What the exercise asks:
Reproduce each entry below in full, exactly as it was given.
Records shown below:
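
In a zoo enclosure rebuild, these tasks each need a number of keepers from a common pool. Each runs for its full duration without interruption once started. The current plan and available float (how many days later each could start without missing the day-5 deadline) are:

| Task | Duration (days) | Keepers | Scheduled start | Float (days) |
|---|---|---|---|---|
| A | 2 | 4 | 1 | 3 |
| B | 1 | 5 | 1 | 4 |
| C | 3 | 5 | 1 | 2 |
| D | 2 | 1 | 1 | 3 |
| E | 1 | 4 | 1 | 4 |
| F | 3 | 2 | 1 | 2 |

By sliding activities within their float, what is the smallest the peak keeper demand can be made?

Early-start (A@1, B@1, C@1, D@1, E@1, F@1) gives peak 21: d1:21  d2:12  d3:7  d4:0  d5:0.
Shift C→2, D→3, E→5, F→3.
Schedule A@1, B@1, C@2, D@3, E@5, F@3: d1:9  d2:9  d3:8  d4:8  d5:6 — peak 9.

9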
End of Records shown.
Exercise output:
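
In a zoo enclosure rebuild, these tasks each need a number of keepers from a common pool. Each runs for its full duration without interruption once started. The current plan and available float (how many days later each could start without missing the day-5 deadline) are:

| Task | Duration (days) | Keepers | Scheduled start | Float (days) |
|---|---|---|---|---|
| A | 2 | 4 | 1 | 3 |
| B | 1 | 5 | 1 | 4 |
| C | 3 | 5 | 1 | 2 |
| D | 2 | 1 | 1 | 3 |
| E | 1 | 4 | 1 | 4 |
| F | 3 | 2 | 1 | 2 |

By sliding activities within their float, what is the smallest the peak keeper demand can be made?

Early-start (A@1, B@1, C@1, D@1, E@1, F@1) gives peak 21: d1:21  d2:12  d3:7  d4:0  d5:0.
Shift C→2, D→3, E→5, F→3.
Schedule A@1, B@1, C@2, D@3, E@5, F@3: d1:9  d2:9  d3:8  d4:8  d5:6 — peak 9.

9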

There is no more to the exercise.